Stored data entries
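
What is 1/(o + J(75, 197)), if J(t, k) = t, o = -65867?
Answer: -1/65792 ≈ -1.5199e-5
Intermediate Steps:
1/(o + J(75, 197)) = 1/(-65867 + 75) = 1/(-65792) = -1/65792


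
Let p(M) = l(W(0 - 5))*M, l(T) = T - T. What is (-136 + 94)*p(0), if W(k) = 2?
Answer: 0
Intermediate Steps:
l(T) = 0
p(M) = 0 (p(M) = 0*M = 0)
(-136 + 94)*p(0) = (-136 + 94)*0 = -42*0 = 0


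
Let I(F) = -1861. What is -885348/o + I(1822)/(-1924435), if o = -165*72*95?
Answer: 9477194461/12066207450 ≈ 0.78543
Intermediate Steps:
o = -1128600 (o = -11880*95 = -1128600)
-885348/o + I(1822)/(-1924435) = -885348/(-1128600) - 1861/(-1924435) = -885348*(-1/1128600) - 1861*(-1/1924435) = 24593/31350 + 1861/1924435 = 9477194461/12066207450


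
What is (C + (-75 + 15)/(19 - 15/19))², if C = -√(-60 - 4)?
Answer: -1590556/29929 + 9120*I/173 ≈ -53.144 + 52.717*I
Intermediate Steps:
C = -8*I (C = -√(-64) = -8*I ≈ -8.0*I)
(C + (-75 + 15)/(19 - 15/19))² = (-8*I + (-75 + 15)/(19 - 15/19))² = (-8*I - 60/(19 - 15*1/19))² = (-8*I - 60/(19 - 15/19))² = (-8*I - 60/346/19)² = (-8*I - 60*19/346)² = (-8*I - 570/173)² = (-570/173 - 8*I)²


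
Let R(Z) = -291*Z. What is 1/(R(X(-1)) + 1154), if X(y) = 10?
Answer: -1/1756 ≈ -0.00056948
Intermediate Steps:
1/(R(X(-1)) + 1154) = 1/(-291*10 + 1154) = 1/(-2910 + 1154) = 1/(-1756) = -1/1756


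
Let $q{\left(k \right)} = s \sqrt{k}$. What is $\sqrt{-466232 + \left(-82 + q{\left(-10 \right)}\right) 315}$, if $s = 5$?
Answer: $\sqrt{-492062 + 1575 i \sqrt{10}} \approx 3.55 + 701.48 i$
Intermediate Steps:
$q{\left(k \right)} = 5 \sqrt{k}$
$\sqrt{-466232 + \left(-82 + q{\left(-10 \right)}\right) 315} = \sqrt{-466232 + \left(-82 + 5 \sqrt{-10}\right) 315} = \sqrt{-466232 + \left(-82 + 5 i \sqrt{10}\right) 315} = \sqrt{-466232 - \left(25830 - 1575 i \sqrt{10}\right)} = \sqrt{-492062 + 1575 i \sqrt{10}}$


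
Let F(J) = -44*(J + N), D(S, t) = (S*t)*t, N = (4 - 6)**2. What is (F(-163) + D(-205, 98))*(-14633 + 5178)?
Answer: 18549045920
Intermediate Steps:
N = 4 (N = (-2)**2 = 4)
D(S, t) = S*t**2
F(J) = -176 - 44*J (F(J) = -44*(J + 4) = -44*(4 + J) = -176 - 44*J)
(F(-163) + D(-205, 98))*(-14633 + 5178) = ((-176 - 44*(-163)) - 205*98**2)*(-14633 + 5178) = ((-176 + 7172) - 205*9604)*(-9455) = (6996 - 1968820)*(-9455) = -1961824*(-9455) = 18549045920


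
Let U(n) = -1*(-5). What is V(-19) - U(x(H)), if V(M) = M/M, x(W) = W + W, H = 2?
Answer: -4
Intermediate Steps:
x(W) = 2*W
U(n) = 5
V(M) = 1
V(-19) - U(x(H)) = 1 - 1*5 = 1 - 5 = -4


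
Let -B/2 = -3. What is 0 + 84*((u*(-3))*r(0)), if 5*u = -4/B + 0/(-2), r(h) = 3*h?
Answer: 0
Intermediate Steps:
B = 6 (B = -2*(-3) = 6)
u = -2/15 (u = (-4/6 + 0/(-2))/5 = (-4*⅙ + 0*(-½))/5 = (-⅔ + 0)/5 = (⅕)*(-⅔) = -2/15 ≈ -0.13333)
0 + 84*((u*(-3))*r(0)) = 0 + 84*((-2/15*(-3))*(3*0)) = 0 + 84*((⅖)*0) = 0 + 84*0 = 0 + 0 = 0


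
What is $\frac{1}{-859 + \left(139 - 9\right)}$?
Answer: $- \frac{1}{729} \approx -0.0013717$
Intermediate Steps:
$\frac{1}{-859 + \left(139 - 9\right)} = \frac{1}{-859 + 130} = \frac{1}{-729} = - \frac{1}{729}$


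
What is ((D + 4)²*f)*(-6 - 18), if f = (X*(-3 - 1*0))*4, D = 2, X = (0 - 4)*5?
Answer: -207360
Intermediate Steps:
X = -20 (X = -4*5 = -20)
f = 240 (f = -20*(-3 - 1*0)*4 = -20*(-3 + 0)*4 = -20*(-3)*4 = 60*4 = 240)
((D + 4)²*f)*(-6 - 18) = ((2 + 4)²*240)*(-6 - 18) = (6²*240)*(-24) = (36*240)*(-24) = 8640*(-24) = -207360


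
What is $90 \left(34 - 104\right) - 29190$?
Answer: $-35490$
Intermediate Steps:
$90 \left(34 - 104\right) - 29190 = 90 \left(-70\right) - 29190 = -6300 - 29190 = -35490$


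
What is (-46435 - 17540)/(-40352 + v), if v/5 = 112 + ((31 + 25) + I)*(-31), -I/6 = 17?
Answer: 63975/32662 ≈ 1.9587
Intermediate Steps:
I = -102 (I = -6*17 = -102)
v = 7690 (v = 5*(112 + ((31 + 25) - 102)*(-31)) = 5*(112 + (56 - 102)*(-31)) = 5*(112 - 46*(-31)) = 5*(112 + 1426) = 5*1538 = 7690)
(-46435 - 17540)/(-40352 + v) = (-46435 - 17540)/(-40352 + 7690) = -63975/(-32662) = -63975*(-1/32662) = 63975/32662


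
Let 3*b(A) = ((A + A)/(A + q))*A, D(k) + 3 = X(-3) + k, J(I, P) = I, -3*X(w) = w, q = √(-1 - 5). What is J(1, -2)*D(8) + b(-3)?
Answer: 24/5 - 2*I*√6/5 ≈ 4.8 - 0.9798*I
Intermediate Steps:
q = I*√6 (q = √(-6) = I*√6 ≈ 2.4495*I)
X(w) = -w/3
D(k) = -2 + k (D(k) = -3 + (-⅓*(-3) + k) = -3 + (1 + k) = -2 + k)
b(A) = 2*A²/(3*(A + I*√6)) (b(A) = (((A + A)/(A + I*√6))*A)/3 = (((2*A)/(A + I*√6))*A)/3 = ((2*A/(A + I*√6))*A)/3 = (2*A²/(A + I*√6))/3 = 2*A²/(3*(A + I*√6)))
J(1, -2)*D(8) + b(-3) = 1*(-2 + 8) + (⅔)*(-3)²/(-3 + I*√6) = 1*6 + (⅔)*9/(-3 + I*√6) = 6 + 6/(-3 + I*√6)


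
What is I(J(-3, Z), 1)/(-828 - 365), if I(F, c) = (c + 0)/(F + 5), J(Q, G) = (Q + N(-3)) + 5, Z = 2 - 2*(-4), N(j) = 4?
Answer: -1/13123 ≈ -7.6202e-5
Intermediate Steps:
Z = 10 (Z = 2 + 8 = 10)
J(Q, G) = 9 + Q (J(Q, G) = (Q + 4) + 5 = (4 + Q) + 5 = 9 + Q)
I(F, c) = c/(5 + F)
I(J(-3, Z), 1)/(-828 - 365) = (1/(5 + (9 - 3)))/(-828 - 365) = (1/(5 + 6))/(-1193) = -1/(1193*11) = -1/1193*1/11 = -1/13123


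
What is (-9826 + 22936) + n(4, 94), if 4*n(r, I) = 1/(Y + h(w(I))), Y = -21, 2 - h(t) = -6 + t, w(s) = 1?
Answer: 734159/56 ≈ 13110.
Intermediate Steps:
h(t) = 8 - t (h(t) = 2 - (-6 + t) = 2 + (6 - t) = 8 - t)
n(r, I) = -1/56 (n(r, I) = 1/(4*(-21 + (8 - 1*1))) = 1/(4*(-21 + (8 - 1))) = 1/(4*(-21 + 7)) = (¼)/(-14) = (¼)*(-1/14) = -1/56)
(-9826 + 22936) + n(4, 94) = (-9826 + 22936) - 1/56 = 13110 - 1/56 = 734159/56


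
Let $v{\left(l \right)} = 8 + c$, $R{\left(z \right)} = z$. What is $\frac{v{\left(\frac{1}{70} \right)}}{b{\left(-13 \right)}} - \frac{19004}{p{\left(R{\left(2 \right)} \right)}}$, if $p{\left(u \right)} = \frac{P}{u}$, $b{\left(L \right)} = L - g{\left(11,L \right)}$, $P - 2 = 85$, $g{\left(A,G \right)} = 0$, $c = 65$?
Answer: $- \frac{500455}{1131} \approx -442.49$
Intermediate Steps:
$P = 87$ ($P = 2 + 85 = 87$)
$b{\left(L \right)} = L$ ($b{\left(L \right)} = L - 0 = L + 0 = L$)
$v{\left(l \right)} = 73$ ($v{\left(l \right)} = 8 + 65 = 73$)
$p{\left(u \right)} = \frac{87}{u}$
$\frac{v{\left(\frac{1}{70} \right)}}{b{\left(-13 \right)}} - \frac{19004}{p{\left(R{\left(2 \right)} \right)}} = \frac{73}{-13} - \frac{19004}{87 \cdot \frac{1}{2}} = 73 \left(- \frac{1}{13}\right) - \frac{19004}{87 \cdot \frac{1}{2}} = - \frac{73}{13} - \frac{19004}{\frac{87}{2}} = - \frac{73}{13} - \frac{38008}{87} = - \frac{500455}{1131}$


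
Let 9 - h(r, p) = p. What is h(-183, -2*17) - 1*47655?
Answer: -47612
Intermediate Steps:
h(r, p) = 9 - p
h(-183, -2*17) - 1*47655 = (9 - (-2)*17) - 1*47655 = (9 - 1*(-34)) - 47655 = (9 + 34) - 47655 = 43 - 47655 = -47612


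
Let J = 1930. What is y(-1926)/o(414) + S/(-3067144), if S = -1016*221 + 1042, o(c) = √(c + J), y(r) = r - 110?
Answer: 111747/1533572 - 509*√586/293 ≈ -41.980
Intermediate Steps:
y(r) = -110 + r
o(c) = √(1930 + c) (o(c) = √(c + 1930) = √(1930 + c))
S = -223494 (S = -224536 + 1042 = -223494)
y(-1926)/o(414) + S/(-3067144) = (-110 - 1926)/(√(1930 + 414)) - 223494/(-3067144) = -2036*√586/1172 - 223494*(-1/3067144) = -2036*√586/1172 + 111747/1533572 = -509*√586/293 + 111747/1533572 = 111747/1533572 - 509*√586/293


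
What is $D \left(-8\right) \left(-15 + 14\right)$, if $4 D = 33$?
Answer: $66$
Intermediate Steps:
$D = \frac{33}{4}$ ($D = \frac{1}{4} \cdot 33 = \frac{33}{4} \approx 8.25$)
$D \left(-8\right) \left(-15 + 14\right) = \frac{33}{4} \left(-8\right) \left(-15 + 14\right) = \left(-66\right) \left(-1\right) = 66$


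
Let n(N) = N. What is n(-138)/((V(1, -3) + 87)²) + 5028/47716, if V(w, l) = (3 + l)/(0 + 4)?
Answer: 2622677/30096867 ≈ 0.087141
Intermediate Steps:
V(w, l) = ¾ + l/4 (V(w, l) = (3 + l)/4 = (3 + l)*(¼) = ¾ + l/4)
n(-138)/((V(1, -3) + 87)²) + 5028/47716 = -138/((¾ + (¼)*(-3)) + 87)² + 5028/47716 = -138/((¾ - ¾) + 87)² + 5028*(1/47716) = -138/(0 + 87)² + 1257/11929 = -138/(87²) + 1257/11929 = -138/7569 + 1257/11929 = -138*1/7569 + 1257/11929 = -46/2523 + 1257/11929 = 2622677/30096867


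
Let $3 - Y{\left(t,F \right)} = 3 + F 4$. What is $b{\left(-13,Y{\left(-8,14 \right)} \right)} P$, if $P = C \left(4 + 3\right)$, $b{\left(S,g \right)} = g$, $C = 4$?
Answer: $-1568$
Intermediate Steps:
$Y{\left(t,F \right)} = - 4 F$ ($Y{\left(t,F \right)} = 3 - \left(3 + F 4\right) = 3 - \left(3 + 4 F\right) = - 4 F$)
$P = 28$ ($P = 4 \left(4 + 3\right) = 4 \cdot 7 = 28$)
$b{\left(-13,Y{\left(-8,14 \right)} \right)} P = \left(-4\right) 14 \cdot 28 = \left(-56\right) 28 = -1568$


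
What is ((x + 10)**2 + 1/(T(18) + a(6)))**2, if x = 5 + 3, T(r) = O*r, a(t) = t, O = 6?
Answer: 1364341969/12996 ≈ 1.0498e+5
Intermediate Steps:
T(r) = 6*r
x = 8
((x + 10)**2 + 1/(T(18) + a(6)))**2 = ((8 + 10)**2 + 1/(6*18 + 6))**2 = (18**2 + 1/(108 + 6))**2 = (324 + 1/114)**2 = (36937/114)**2 = 1364341969/12996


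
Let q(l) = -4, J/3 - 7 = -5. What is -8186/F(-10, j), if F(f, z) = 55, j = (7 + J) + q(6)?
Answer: -8186/55 ≈ -148.84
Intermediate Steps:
J = 6 (J = 21 + 3*(-5) = 21 - 15 = 6)
j = 9 (j = (7 + 6) - 4 = 13 - 4 = 9)
-8186/F(-10, j) = -8186/55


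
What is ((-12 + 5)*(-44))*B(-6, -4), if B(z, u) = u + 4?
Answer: 0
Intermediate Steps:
B(z, u) = 4 + u
((-12 + 5)*(-44))*B(-6, -4) = ((-12 + 5)*(-44))*(4 - 4) = -7*(-44)*0 = 308*0 = 0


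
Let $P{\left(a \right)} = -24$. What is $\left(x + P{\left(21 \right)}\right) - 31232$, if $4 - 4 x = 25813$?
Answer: $- \frac{150833}{4} \approx -37708.0$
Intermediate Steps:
$x = - \frac{25809}{4}$ ($x = 1 - \frac{25813}{4} = - \frac{25809}{4} \approx -6452.3$)
$\left(x + P{\left(21 \right)}\right) - 31232 = \left(- \frac{25809}{4} - 24\right) - 31232 = - \frac{25905}{4} - 31232 = - \frac{150833}{4}$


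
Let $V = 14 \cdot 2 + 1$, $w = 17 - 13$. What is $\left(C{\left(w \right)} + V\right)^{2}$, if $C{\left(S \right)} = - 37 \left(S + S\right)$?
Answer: $71289$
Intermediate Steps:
$w = 4$ ($w = 17 - 13 = 4$)
$V = 29$ ($V = 28 + 1 = 29$)
$C{\left(S \right)} = - 74 S$ ($C{\left(S \right)} = - 37 \cdot 2 S = - 74 S$)
$\left(C{\left(w \right)} + V\right)^{2} = \left(\left(-74\right) 4 + 29\right)^{2} = \left(-296 + 29\right)^{2} = \left(-267\right)^{2} = 71289$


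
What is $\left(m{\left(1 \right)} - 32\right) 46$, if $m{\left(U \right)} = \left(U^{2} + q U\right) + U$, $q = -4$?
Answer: $-1564$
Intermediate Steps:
$m{\left(U \right)} = U^{2} - 3 U$ ($m{\left(U \right)} = \left(U^{2} - 4 U\right) + U = U^{2} - 3 U$)
$\left(m{\left(1 \right)} - 32\right) 46 = \left(1 \left(-3 + 1\right) - 32\right) 46 = \left(1 \left(-2\right) - 32\right) 46 = \left(-2 - 32\right) 46 = \left(-34\right) 46 = -1564$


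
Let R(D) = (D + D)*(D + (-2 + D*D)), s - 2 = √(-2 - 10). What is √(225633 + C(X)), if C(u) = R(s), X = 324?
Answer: √(225481 + 8*I*√3) ≈ 474.85 + 0.015*I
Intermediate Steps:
s = 2 + 2*I*√3 (s = 2 + √(-2 - 10) = 2 + √(-12) = 2 + 2*I*√3 ≈ 2.0 + 3.4641*I)
R(D) = 2*D*(-2 + D + D²) (R(D) = (2*D)*(D + (-2 + D²)) = (2*D)*(-2 + D + D²) = 2*D*(-2 + D + D²))
C(u) = 2*(2 + 2*I*√3)*((2 + 2*I*√3)² + 2*I*√3) (C(u) = 2*(2 + 2*I*√3)*(-2 + (2 + 2*I*√3) + (2 + 2*I*√3)²) = 2*(2 + 2*I*√3)*((2 + 2*I*√3)² + 2*I*√3))
√(225633 + C(X)) = √(225633 + (-152 + 8*I*√3)) = √(225481 + 8*I*√3)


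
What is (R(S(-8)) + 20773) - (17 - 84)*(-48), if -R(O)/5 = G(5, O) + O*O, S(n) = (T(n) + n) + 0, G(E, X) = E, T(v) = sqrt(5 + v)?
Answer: 17227 + 80*I*sqrt(3) ≈ 17227.0 + 138.56*I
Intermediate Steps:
S(n) = n + sqrt(5 + n) (S(n) = (sqrt(5 + n) + n) + 0 = (n + sqrt(5 + n)) + 0 = n + sqrt(5 + n))
R(O) = -25 - 5*O**2 (R(O) = -5*(5 + O*O) = -5*(5 + O**2) = -25 - 5*O**2)
(R(S(-8)) + 20773) - (17 - 84)*(-48) = ((-25 - 5*(-8 + sqrt(5 - 8))**2) + 20773) - (17 - 84)*(-48) = ((-25 - 5*(-8 + sqrt(-3))**2) + 20773) - (-67)*(-48) = ((-25 - 5*(-8 + I*sqrt(3))**2) + 20773) - 1*3216 = (20748 - 5*(-8 + I*sqrt(3))**2) - 3216 = 17532 - 5*(-8 + I*sqrt(3))**2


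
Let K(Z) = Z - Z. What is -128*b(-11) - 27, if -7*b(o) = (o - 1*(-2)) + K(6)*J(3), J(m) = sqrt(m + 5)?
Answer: -1341/7 ≈ -191.57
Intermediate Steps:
K(Z) = 0
J(m) = sqrt(5 + m)
b(o) = -2/7 - o/7 (b(o) = -((o - 1*(-2)) + 0*sqrt(5 + 3))/7 = -((o + 2) + 0*sqrt(8))/7 = -((2 + o) + 0*(2*sqrt(2)))/7 = -((2 + o) + 0)/7 = -(2 + o)/7 = -2/7 - o/7)
-128*b(-11) - 27 = -128*(-2/7 - 1/7*(-11)) - 27 = -128*(-2/7 + 11/7) - 27 = -128*9/7 - 27 = -1152/7 - 27 = -1341/7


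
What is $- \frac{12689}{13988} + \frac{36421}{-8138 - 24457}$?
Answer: $- \frac{923054903}{455938860} \approx -2.0245$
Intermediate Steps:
$- \frac{12689}{13988} + \frac{36421}{-8138 - 24457} = \left(-12689\right) \frac{1}{13988} + \frac{36421}{-32595} = - \frac{12689}{13988} + 36421 \left(- \frac{1}{32595}\right) = - \frac{12689}{13988} - \frac{36421}{32595} = - \frac{923054903}{455938860}$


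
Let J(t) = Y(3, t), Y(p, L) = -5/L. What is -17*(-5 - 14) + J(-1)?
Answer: 328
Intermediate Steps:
J(t) = -5/t
-17*(-5 - 14) + J(-1) = -17*(-5 - 14) - 5/(-1) = -17*(-19) - 5*(-1) = 323 + 5 = 328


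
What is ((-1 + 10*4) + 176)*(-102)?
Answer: -21930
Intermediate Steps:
((-1 + 10*4) + 176)*(-102) = ((-1 + 40) + 176)*(-102) = (39 + 176)*(-102) = 215*(-102) = -21930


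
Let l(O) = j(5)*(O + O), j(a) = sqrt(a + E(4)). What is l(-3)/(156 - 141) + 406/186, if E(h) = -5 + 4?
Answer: 643/465 ≈ 1.3828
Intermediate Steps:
E(h) = -1
j(a) = sqrt(-1 + a) (j(a) = sqrt(a - 1) = sqrt(-1 + a))
l(O) = 4*O (l(O) = sqrt(-1 + 5)*(O + O) = sqrt(4)*(2*O) = 2*(2*O) = 4*O)
l(-3)/(156 - 141) + 406/186 = (4*(-3))/(156 - 141) + 406/186 = -12/15 + 406*(1/186) = -12*1/15 + 203/93 = -4/5 + 203/93 = 643/465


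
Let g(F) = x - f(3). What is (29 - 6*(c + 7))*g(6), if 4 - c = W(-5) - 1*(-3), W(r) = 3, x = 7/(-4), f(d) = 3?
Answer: 19/4 ≈ 4.7500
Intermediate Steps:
x = -7/4 (x = 7*(-¼) = -7/4 ≈ -1.7500)
c = -2 (c = 4 - (3 - 1*(-3)) = 4 - (3 + 3) = 4 - 1*6 = 4 - 6 = -2)
g(F) = -19/4 (g(F) = -7/4 - 1*3 = -7/4 - 3 = -19/4)
(29 - 6*(c + 7))*g(6) = (29 - 6*(-2 + 7))*(-19/4) = (29 - 6*5)*(-19/4) = (29 - 30)*(-19/4) = -1*(-19/4) = 19/4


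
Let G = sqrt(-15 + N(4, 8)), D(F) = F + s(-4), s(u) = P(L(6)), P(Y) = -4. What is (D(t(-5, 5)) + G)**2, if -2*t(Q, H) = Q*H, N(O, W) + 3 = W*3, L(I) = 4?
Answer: 313/4 + 17*sqrt(6) ≈ 119.89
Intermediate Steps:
N(O, W) = -3 + 3*W (N(O, W) = -3 + W*3 = -3 + 3*W)
t(Q, H) = -H*Q/2 (t(Q, H) = -Q*H/2 = -H*Q/2)
s(u) = -4
D(F) = -4 + F (D(F) = F - 4 = -4 + F)
G = sqrt(6) (G = sqrt(-15 + (-3 + 3*8)) = sqrt(-15 + (-3 + 24)) = sqrt(-15 + 21) = sqrt(6) ≈ 2.4495)
(D(t(-5, 5)) + G)**2 = ((-4 - 1/2*5*(-5)) + sqrt(6))**2 = ((-4 + 25/2) + sqrt(6))**2 = (17/2 + sqrt(6))**2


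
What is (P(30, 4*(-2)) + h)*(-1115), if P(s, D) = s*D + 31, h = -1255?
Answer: 1632360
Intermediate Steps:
P(s, D) = 31 + D*s (P(s, D) = D*s + 31 = 31 + D*s)
(P(30, 4*(-2)) + h)*(-1115) = ((31 + (4*(-2))*30) - 1255)*(-1115) = ((31 - 8*30) - 1255)*(-1115) = ((31 - 240) - 1255)*(-1115) = (-209 - 1255)*(-1115) = -1464*(-1115) = 1632360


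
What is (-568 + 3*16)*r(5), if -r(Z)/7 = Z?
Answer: 18200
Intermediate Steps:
r(Z) = -7*Z
(-568 + 3*16)*r(5) = (-568 + 3*16)*(-7*5) = (-568 + 48)*(-35) = -520*(-35) = 18200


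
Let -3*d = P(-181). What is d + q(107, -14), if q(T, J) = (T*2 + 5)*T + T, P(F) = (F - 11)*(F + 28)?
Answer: 13748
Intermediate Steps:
P(F) = (-11 + F)*(28 + F)
d = -9792 (d = -(-308 + (-181)² + 17*(-181))/3 = -(-308 + 32761 - 3077)/3 = -⅓*29376 = -9792)
q(T, J) = T + T*(5 + 2*T) (q(T, J) = (2*T + 5)*T + T = (5 + 2*T)*T + T = T*(5 + 2*T) + T = T + T*(5 + 2*T))
d + q(107, -14) = -9792 + 2*107*(3 + 107) = -9792 + 2*107*110 = -9792 + 23540 = 13748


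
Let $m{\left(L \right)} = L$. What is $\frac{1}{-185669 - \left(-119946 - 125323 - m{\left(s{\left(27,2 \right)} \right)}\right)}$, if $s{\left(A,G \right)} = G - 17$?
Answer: $\frac{1}{59585} \approx 1.6783 \cdot 10^{-5}$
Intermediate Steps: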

> YOUR GOAL: Look above for the line with "U\right) + U$, $q = -4$?" and the line with "Answer: √(225481 + 8*I*√3) ≈ 474.85 + 0.015*I"; transcribe both and all lines in between, exactly, and nothing else.

> ANSWER SPACE:
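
What is $\left(m{\left(1 \right)} - 32\right) 46$, if $m{\left(U \right)} = \left(U^{2} + q U\right) + U$, $q = -4$?
Answer: $-1564$
Intermediate Steps:
$m{\left(U \right)} = U^{2} - 3 U$ ($m{\left(U \right)} = \left(U^{2} - 4 U\right) + U = U^{2} - 3 U$)
$\left(m{\left(1 \right)} - 32\right) 46 = \left(1 \left(-3 + 1\right) - 32\right) 46 = \left(1 \left(-2\right) - 32\right) 46 = \left(-2 - 32\right) 46 = \left(-34\right) 46 = -1564$


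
Let R(D) = (D + D)*(D + (-2 + D*D)), s - 2 = √(-2 - 10). What is √(225633 + C(X)), if C(u) = R(s), X = 324?
Answer: √(225481 + 8*I*√3) ≈ 474.85 + 0.015*I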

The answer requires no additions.